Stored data
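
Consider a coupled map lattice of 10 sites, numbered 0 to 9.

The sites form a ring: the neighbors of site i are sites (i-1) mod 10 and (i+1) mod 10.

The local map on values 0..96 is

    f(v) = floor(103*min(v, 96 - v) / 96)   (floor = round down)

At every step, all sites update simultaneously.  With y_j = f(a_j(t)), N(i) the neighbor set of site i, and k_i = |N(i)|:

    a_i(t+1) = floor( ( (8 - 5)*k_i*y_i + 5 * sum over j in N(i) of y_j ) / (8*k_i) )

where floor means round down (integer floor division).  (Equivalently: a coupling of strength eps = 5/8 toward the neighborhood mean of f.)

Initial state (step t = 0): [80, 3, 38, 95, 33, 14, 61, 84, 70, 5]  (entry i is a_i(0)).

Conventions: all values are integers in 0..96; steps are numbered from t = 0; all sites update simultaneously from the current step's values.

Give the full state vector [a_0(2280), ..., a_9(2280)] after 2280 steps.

Simulating step by step:
t=0: [80, 3, 38, 95, 33, 14, 61, 84, 70, 5]
t=1: [8, 18, 16, 23, 18, 28, 22, 24, 15, 15]
t=2: [13, 14, 19, 20, 24, 24, 25, 21, 18, 13]
t=3: [13, 15, 18, 21, 23, 25, 24, 22, 18, 14]
t=4: [14, 16, 19, 21, 24, 25, 24, 22, 19, 15]
t=5: [15, 17, 19, 22, 24, 25, 24, 22, 19, 16]
t=6: [16, 18, 20, 22, 24, 25, 24, 22, 20, 17]
t=7: [17, 19, 21, 23, 24, 25, 24, 23, 20, 18]
t=8: [18, 20, 22, 23, 25, 25, 25, 23, 21, 19]
t=9: [19, 21, 22, 24, 25, 26, 25, 24, 22, 20]
t=10: [20, 21, 23, 24, 26, 26, 26, 24, 23, 21]
t=11: [21, 22, 23, 25, 26, 27, 26, 25, 23, 22]
t=12: [22, 23, 24, 25, 27, 27, 27, 25, 24, 23]
t=13: [23, 24, 25, 26, 27, 28, 27, 26, 25, 24]
t=14: [24, 25, 26, 27, 28, 28, 28, 27, 26, 25]
t=15: [25, 26, 27, 28, 29, 30, 29, 28, 27, 26]
t=16: [26, 27, 28, 29, 31, 31, 31, 29, 28, 27]
t=17: [27, 28, 29, 31, 32, 33, 32, 31, 29, 28]
t=18: [29, 29, 31, 32, 34, 34, 34, 32, 31, 29]
t=19: [31, 31, 32, 34, 35, 36, 35, 34, 32, 31]
t=20: [33, 33, 34, 35, 37, 37, 37, 35, 34, 33]
t=21: [35, 35, 36, 37, 38, 39, 38, 37, 36, 35]
t=22: [37, 37, 38, 39, 40, 40, 40, 39, 38, 37]
t=23: [39, 39, 40, 41, 41, 42, 41, 41, 40, 39]
t=24: [41, 41, 42, 42, 43, 43, 43, 42, 42, 41]
t=25: [43, 43, 44, 45, 45, 46, 45, 45, 44, 43]
t=26: [46, 46, 47, 47, 48, 48, 48, 47, 47, 46]
t=27: [49, 49, 49, 50, 50, 51, 50, 50, 49, 49]
t=28: [50, 50, 49, 49, 48, 48, 48, 49, 49, 50]
t=29: [49, 49, 49, 50, 50, 51, 50, 50, 49, 49]

Answer: [50, 50, 49, 49, 48, 48, 48, 49, 49, 50]
Key observation: The state at step 27, [49, 49, 49, 50, 50, 51, 50, 50, 49, 49], reappears at step 29: the system is in a cycle of period 2 from step 27 on.  Therefore the state at step 2280 equals the state at step 27 + ((2280 - 27) mod 2) = 28, which is [50, 50, 49, 49, 48, 48, 48, 49, 49, 50].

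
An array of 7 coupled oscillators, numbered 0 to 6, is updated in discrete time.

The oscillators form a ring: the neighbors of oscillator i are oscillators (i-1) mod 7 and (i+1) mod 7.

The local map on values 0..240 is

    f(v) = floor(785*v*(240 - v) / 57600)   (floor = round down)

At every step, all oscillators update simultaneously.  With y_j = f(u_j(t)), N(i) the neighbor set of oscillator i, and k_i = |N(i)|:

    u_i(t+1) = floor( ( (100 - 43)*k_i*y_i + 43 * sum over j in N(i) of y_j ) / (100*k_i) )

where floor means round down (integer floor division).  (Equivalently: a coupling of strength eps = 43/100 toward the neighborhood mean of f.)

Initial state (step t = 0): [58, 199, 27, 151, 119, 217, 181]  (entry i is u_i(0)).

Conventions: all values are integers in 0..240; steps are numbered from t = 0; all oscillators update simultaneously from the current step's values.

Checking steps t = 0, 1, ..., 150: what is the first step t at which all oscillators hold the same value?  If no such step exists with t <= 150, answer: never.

Simulating step by step:
t=0: [58, 199, 27, 151, 119, 217, 181]  (not all equal)
t=1: [136, 110, 107, 163, 165, 112, 128]  (not all equal)
t=2: [193, 193, 188, 175, 174, 189, 194]  (not all equal)
t=3: [122, 125, 135, 150, 150, 134, 123]  (not all equal)
t=4: [195, 194, 191, 185, 185, 191, 195]  (not all equal)
t=5: [119, 121, 128, 135, 135, 127, 120]  (not all equal)
t=6: [196, 195, 194, 193, 193, 194, 195]  (not all equal)
t=7: [117, 119, 121, 122, 122, 121, 119]  (not all equal)
t=8: [196, 196, 196, 196, 196, 196, 196]  (all equal)

Answer: 8
Key observation: Synchronization is absorbing here: once all oscillators are equal they stay equal, and step 8 is the first all-equal step.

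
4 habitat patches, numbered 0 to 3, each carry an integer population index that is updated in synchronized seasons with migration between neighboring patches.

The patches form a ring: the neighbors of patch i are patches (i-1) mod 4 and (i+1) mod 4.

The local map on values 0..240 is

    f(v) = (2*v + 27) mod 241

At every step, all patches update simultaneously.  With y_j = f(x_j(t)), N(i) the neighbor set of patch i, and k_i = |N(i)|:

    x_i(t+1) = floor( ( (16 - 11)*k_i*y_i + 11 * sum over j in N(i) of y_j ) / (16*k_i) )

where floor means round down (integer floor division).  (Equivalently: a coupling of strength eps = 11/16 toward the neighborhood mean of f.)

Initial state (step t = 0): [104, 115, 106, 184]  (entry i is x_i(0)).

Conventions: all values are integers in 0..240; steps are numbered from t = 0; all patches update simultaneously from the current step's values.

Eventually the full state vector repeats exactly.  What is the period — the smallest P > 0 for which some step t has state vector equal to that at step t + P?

Answer: 24
Key observation: The state at step 59, [198, 201, 198, 201], reappears at step 83 — and no state repeats earlier — so the cycle the system enters has period 24.

Derivation:
t=0: [104, 115, 106, 184]
t=1: [131, 167, 133, 211]
t=2: [127, 71, 129, 99]
t=3: [147, 81, 149, 99]
t=4: [167, 115, 168, 126]
t=5: [56, 88, 56, 95]
t=6: [187, 159, 187, 163]
t=7: [124, 142, 124, 145]
t=8: [60, 45, 60, 47]
t=9: [127, 137, 127, 138]
t=10: [54, 46, 54, 46]
t=11: [124, 130, 124, 130]
t=12: [42, 37, 42, 37]
t=13: [104, 107, 104, 107]
t=14: [73, 161, 73, 161]
t=15: [128, 152, 128, 152]
t=16: [75, 57, 75, 57]
t=17: [152, 165, 152, 165]
t=18: [107, 98, 107, 98]
t=19: [153, 69, 153, 69]
t=20: [142, 114, 142, 114]
t=21: [31, 52, 31, 52]
t=22: [117, 102, 117, 102]
t=23: [165, 85, 165, 85]
t=24: [171, 141, 171, 141]
t=25: [86, 109, 86, 109]
t=26: [64, 138, 64, 138]
t=27: [91, 125, 91, 125]
t=28: [90, 154, 90, 154]
t=29: [129, 171, 129, 171]
t=30: [101, 70, 101, 70]
t=31: [186, 209, 186, 209]
t=32: [189, 172, 189, 172]
t=33: [140, 153, 140, 153]
t=34: [83, 74, 83, 74]
t=35: [180, 187, 180, 187]
t=36: [155, 150, 155, 150]
t=37: [89, 92, 89, 92]
t=38: [209, 206, 209, 206]
t=39: [199, 202, 199, 202]
t=40: [188, 185, 188, 185]
t=41: [157, 160, 157, 160]
t=42: [104, 101, 104, 101]
t=43: [230, 233, 230, 233]
t=44: [9, 6, 9, 6]
t=45: [40, 43, 40, 43]
t=46: [111, 108, 111, 108]
t=47: [3, 6, 3, 6]
t=48: [37, 34, 37, 34]
t=49: [96, 99, 96, 99]
t=50: [223, 220, 223, 220]
t=51: [227, 230, 227, 230]
t=52: [78, 166, 78, 166]
t=53: [138, 162, 138, 162]
t=54: [95, 77, 95, 77]
t=55: [192, 205, 192, 205]
t=56: [187, 178, 187, 178]
t=57: [147, 154, 147, 154]
t=58: [89, 84, 89, 84]
t=59: [198, 201, 198, 201]
t=60: [186, 183, 186, 183]
t=61: [153, 156, 153, 156]
t=62: [96, 93, 96, 93]
t=63: [214, 217, 214, 217]
t=64: [218, 215, 218, 215]
t=65: [217, 220, 217, 220]
t=66: [224, 221, 224, 221]
t=67: [229, 232, 229, 232]
t=68: [7, 4, 7, 4]
t=69: [36, 39, 36, 39]
t=70: [103, 100, 103, 100]
t=71: [228, 231, 228, 231]
t=72: [5, 2, 5, 2]
t=73: [32, 35, 32, 35]
t=74: [95, 92, 95, 92]
t=75: [212, 215, 212, 215]
t=76: [214, 211, 214, 211]
t=77: [209, 212, 209, 212]
t=78: [208, 205, 208, 205]
t=79: [197, 200, 197, 200]
t=80: [184, 181, 184, 181]
t=81: [149, 152, 149, 152]
t=82: [88, 85, 88, 85]
t=83: [198, 201, 198, 201]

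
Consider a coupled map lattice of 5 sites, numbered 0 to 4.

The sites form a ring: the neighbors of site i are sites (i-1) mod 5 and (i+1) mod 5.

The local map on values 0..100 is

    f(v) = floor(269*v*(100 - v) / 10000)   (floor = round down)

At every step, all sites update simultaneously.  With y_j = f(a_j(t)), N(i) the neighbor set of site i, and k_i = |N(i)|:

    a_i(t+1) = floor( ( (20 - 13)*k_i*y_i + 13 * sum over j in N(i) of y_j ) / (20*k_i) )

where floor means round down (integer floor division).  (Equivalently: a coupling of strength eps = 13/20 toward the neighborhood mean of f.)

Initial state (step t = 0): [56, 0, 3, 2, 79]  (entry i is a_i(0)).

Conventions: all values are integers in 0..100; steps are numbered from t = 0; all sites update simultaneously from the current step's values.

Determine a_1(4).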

• [AIM OF THE EXERCISE]: Copy exactly the stretch of data above from the line with "a_i(t+1) = floor( ( (8" through the line with "Conventions: all values are integers in 0..96;", and omit all other lines.

• [EXERCISE ANSWER]:
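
    a_i(t+1) = floor( ( (8 - 5)*k_i*y_i + 5 * sum over j in N(i) of y_j ) / (8*k_i) )

where floor means round down (integer floor division).  (Equivalently: a coupling of strength eps = 5/8 toward the neighborhood mean of f.)

Initial state (step t = 0): [80, 3, 38, 95, 33, 14, 61, 84, 70, 5]  (entry i is a_i(0)).

Conventions: all values are integers in 0..96; steps are numbered from t = 0; all sites update simultaneously from the current step's values.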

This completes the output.